───── RECORDS TO PROCESS ─────

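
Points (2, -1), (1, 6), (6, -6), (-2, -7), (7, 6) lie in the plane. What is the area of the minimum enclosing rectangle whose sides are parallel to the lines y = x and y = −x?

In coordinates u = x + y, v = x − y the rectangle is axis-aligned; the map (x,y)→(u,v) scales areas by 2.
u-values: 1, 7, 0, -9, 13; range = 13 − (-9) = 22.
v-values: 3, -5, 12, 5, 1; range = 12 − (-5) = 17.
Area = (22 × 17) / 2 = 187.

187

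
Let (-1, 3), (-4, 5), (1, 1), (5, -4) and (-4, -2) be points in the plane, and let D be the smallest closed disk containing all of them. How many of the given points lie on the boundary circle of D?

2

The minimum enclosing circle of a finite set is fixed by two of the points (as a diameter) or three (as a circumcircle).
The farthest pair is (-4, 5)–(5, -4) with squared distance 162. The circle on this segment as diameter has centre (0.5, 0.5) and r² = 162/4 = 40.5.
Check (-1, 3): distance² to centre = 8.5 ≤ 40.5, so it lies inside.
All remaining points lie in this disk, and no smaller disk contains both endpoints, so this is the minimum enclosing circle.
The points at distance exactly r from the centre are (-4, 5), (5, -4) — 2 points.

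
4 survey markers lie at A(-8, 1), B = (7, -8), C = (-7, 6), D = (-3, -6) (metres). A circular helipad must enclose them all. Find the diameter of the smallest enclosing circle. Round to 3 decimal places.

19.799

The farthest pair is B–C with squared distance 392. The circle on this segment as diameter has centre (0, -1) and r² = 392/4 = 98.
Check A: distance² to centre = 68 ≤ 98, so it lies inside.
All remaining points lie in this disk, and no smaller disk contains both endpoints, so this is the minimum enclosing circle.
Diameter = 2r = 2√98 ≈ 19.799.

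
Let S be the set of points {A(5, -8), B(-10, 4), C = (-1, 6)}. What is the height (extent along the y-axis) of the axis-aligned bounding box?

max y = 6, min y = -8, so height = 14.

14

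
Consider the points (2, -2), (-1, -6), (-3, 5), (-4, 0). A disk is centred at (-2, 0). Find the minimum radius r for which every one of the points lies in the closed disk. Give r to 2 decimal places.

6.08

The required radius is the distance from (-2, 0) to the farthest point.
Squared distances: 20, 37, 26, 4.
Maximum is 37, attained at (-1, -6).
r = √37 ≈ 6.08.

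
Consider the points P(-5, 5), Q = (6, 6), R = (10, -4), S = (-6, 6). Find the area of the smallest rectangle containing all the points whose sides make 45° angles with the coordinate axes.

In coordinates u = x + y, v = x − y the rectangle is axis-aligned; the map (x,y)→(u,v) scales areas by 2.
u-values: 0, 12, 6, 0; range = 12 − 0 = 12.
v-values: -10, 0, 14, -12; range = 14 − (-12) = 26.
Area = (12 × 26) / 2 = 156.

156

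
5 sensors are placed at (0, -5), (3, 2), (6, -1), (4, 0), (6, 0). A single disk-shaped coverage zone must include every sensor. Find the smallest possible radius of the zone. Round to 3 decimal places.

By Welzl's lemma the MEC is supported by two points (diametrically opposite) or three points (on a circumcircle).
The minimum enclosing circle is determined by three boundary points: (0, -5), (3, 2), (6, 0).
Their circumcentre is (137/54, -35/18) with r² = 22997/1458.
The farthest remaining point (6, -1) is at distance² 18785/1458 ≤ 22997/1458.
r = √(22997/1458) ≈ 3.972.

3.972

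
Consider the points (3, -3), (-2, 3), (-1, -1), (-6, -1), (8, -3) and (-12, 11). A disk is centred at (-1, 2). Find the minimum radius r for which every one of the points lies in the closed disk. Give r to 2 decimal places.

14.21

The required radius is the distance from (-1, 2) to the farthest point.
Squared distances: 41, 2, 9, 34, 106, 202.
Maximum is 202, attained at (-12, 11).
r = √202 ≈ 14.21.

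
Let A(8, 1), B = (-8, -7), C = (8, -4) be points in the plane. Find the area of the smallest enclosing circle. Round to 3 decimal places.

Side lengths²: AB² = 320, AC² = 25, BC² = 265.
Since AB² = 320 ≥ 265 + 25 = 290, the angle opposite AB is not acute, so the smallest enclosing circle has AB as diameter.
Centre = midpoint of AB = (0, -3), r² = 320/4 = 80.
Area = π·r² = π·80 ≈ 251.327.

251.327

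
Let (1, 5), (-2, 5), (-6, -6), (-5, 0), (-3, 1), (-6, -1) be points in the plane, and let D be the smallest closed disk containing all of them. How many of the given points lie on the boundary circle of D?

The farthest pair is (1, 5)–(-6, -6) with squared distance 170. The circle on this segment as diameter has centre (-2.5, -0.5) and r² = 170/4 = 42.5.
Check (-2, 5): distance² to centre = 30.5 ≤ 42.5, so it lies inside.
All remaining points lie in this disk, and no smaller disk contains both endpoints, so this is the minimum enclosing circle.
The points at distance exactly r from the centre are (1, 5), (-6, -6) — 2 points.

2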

─────

WHAT YOU ARE ASKED TO DO: Beginning with the line that holds "Let A(8, 1), B" and ending with the last line of the material, output each line exactly and nothing beyond them.

WRITTEN RESPONSE:
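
Let A(8, 1), B = (-8, -7), C = (8, -4) be points in the plane. Find the area of the smallest enclosing circle. Round to 3 decimal places.

Side lengths²: AB² = 320, AC² = 25, BC² = 265.
Since AB² = 320 ≥ 265 + 25 = 290, the angle opposite AB is not acute, so the smallest enclosing circle has AB as diameter.
Centre = midpoint of AB = (0, -3), r² = 320/4 = 80.
Area = π·r² = π·80 ≈ 251.327.

251.327

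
Let (1, 5), (-2, 5), (-6, -6), (-5, 0), (-3, 1), (-6, -1) be points in the plane, and let D be the smallest closed disk containing all of them. How many of the given points lie on the boundary circle of D?

The farthest pair is (1, 5)–(-6, -6) with squared distance 170. The circle on this segment as diameter has centre (-2.5, -0.5) and r² = 170/4 = 42.5.
Check (-2, 5): distance² to centre = 30.5 ≤ 42.5, so it lies inside.
All remaining points lie in this disk, and no smaller disk contains both endpoints, so this is the minimum enclosing circle.
The points at distance exactly r from the centre are (1, 5), (-6, -6) — 2 points.

2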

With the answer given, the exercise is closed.